What you have to do: Whenever a line in the listing contains "those", copy that line.

Dataset:

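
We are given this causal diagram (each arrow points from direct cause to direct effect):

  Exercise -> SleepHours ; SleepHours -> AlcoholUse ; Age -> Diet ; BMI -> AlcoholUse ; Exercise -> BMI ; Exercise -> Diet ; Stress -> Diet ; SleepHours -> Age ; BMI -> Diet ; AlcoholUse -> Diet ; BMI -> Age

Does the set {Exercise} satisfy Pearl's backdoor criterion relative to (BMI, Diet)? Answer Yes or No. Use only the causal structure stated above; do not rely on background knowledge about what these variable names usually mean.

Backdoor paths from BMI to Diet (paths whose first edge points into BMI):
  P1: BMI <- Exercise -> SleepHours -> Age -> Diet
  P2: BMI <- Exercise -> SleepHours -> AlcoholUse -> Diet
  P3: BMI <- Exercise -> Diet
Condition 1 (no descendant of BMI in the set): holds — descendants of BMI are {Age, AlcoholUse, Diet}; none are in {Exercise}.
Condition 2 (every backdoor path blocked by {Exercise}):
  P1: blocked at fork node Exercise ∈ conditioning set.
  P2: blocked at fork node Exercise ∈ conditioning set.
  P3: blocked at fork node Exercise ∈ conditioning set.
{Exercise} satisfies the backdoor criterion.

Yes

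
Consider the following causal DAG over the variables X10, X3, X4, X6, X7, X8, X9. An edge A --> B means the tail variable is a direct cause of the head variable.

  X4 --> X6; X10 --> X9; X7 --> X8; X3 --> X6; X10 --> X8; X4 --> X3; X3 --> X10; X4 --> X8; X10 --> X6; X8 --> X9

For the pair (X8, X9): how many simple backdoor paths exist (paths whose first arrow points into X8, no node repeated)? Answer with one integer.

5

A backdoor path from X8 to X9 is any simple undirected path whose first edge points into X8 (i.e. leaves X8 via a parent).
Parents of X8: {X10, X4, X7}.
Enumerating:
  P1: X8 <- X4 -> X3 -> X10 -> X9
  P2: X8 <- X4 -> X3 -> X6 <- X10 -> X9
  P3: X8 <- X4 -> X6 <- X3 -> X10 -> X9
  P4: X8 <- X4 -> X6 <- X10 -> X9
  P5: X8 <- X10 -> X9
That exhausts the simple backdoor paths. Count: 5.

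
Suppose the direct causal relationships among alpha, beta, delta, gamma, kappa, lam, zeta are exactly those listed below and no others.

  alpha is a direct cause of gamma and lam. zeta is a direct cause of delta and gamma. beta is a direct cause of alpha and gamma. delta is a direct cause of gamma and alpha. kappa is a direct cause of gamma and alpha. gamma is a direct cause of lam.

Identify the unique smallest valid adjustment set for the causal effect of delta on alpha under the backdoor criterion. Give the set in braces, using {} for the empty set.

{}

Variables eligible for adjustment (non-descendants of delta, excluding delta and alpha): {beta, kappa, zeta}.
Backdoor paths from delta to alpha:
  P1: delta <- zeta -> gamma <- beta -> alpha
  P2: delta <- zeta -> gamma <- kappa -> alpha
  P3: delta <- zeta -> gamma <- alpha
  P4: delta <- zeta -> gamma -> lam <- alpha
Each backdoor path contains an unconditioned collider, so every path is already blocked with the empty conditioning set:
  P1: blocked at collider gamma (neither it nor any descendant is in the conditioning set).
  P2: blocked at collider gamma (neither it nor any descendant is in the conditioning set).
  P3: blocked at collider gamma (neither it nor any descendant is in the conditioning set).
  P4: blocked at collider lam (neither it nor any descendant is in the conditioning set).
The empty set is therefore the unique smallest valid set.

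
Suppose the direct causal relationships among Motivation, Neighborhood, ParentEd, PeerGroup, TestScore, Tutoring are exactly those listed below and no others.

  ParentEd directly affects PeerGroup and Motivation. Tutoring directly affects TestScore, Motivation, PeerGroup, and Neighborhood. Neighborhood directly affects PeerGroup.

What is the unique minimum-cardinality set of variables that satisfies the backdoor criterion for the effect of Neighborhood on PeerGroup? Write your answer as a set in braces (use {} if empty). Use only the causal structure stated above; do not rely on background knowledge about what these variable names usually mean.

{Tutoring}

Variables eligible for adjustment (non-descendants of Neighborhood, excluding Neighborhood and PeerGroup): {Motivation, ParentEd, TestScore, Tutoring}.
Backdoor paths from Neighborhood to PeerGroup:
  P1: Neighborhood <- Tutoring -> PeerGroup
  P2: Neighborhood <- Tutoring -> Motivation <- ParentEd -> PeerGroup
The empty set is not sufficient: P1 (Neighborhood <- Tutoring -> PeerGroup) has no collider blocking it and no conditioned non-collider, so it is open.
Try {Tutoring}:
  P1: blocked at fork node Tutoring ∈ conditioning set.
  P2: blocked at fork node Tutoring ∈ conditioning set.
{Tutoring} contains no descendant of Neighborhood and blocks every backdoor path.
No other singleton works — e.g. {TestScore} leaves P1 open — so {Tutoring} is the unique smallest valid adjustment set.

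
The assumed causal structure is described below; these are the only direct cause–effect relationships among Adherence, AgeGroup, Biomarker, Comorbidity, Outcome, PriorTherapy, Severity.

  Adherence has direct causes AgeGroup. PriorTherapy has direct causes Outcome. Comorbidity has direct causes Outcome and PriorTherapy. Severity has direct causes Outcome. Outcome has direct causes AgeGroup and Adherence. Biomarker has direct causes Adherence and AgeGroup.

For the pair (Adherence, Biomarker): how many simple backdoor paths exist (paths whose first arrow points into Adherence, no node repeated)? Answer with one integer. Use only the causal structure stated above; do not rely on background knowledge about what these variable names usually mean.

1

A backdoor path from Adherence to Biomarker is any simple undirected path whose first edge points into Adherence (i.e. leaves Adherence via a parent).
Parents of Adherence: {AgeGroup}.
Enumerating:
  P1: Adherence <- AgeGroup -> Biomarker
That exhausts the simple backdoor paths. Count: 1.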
==
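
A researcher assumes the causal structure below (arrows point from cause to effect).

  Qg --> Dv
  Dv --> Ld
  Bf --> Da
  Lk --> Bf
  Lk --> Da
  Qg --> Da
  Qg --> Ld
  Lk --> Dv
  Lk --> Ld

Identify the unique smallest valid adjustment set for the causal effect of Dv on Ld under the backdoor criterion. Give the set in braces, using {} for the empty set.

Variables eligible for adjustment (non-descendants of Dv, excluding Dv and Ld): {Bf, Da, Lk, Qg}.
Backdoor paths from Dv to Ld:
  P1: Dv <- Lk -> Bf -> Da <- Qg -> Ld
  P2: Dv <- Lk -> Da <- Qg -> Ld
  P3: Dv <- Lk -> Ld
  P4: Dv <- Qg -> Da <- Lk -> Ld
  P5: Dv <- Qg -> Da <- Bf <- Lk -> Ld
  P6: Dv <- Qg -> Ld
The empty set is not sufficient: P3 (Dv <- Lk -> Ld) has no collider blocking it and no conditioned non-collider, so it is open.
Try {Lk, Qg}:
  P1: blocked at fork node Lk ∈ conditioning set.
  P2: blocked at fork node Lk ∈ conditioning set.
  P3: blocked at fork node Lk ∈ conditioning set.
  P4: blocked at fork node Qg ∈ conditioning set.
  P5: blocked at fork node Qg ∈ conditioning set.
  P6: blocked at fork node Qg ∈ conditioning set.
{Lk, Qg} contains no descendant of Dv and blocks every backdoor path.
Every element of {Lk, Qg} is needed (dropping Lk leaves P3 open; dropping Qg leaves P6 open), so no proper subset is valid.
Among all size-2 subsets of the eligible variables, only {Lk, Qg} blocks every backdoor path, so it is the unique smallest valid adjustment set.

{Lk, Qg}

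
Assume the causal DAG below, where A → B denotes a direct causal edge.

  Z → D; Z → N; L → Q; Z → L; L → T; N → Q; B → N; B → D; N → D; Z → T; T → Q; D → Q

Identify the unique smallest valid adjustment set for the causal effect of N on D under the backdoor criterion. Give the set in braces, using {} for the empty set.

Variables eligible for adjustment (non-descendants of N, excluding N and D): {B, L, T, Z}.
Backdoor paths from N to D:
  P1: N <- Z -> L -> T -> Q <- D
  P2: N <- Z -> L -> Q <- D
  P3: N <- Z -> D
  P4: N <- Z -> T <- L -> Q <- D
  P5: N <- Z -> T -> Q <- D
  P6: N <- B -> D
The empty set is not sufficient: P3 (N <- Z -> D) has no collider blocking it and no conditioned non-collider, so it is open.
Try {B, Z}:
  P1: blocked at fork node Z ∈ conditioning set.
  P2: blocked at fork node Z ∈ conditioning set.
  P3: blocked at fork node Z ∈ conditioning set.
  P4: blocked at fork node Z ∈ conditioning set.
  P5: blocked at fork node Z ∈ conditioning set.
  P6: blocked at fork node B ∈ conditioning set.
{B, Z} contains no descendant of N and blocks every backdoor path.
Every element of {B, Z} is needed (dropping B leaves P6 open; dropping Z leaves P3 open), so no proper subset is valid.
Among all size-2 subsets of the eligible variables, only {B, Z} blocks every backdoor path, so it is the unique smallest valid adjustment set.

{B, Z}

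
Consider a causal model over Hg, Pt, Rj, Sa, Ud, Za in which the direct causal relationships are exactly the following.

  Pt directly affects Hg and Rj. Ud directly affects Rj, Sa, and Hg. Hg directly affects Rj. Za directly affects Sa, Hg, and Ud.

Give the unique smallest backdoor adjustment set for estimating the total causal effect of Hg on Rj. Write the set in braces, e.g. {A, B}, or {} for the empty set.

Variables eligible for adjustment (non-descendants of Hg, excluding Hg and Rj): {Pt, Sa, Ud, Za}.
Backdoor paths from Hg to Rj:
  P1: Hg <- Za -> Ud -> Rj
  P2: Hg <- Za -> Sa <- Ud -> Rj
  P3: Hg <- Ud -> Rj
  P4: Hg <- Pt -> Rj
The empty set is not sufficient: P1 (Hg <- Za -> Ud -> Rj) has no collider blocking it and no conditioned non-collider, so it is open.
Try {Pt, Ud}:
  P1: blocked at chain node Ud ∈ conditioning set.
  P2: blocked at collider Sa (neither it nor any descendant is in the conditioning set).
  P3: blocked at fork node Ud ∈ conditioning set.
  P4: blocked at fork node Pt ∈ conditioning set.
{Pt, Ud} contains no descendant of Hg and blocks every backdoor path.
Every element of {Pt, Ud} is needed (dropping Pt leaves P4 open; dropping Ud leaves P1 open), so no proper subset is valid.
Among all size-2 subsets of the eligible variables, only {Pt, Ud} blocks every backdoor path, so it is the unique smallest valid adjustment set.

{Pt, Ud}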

The answer:
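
Suppose the direct causal relationships among alpha, beta, delta, gamma, kappa, lam, zeta are exactly those listed below and no others.
Suppose the direct causal relationships among Motivation, Neighborhood, ParentEd, PeerGroup, TestScore, Tutoring are exactly those listed below and no others.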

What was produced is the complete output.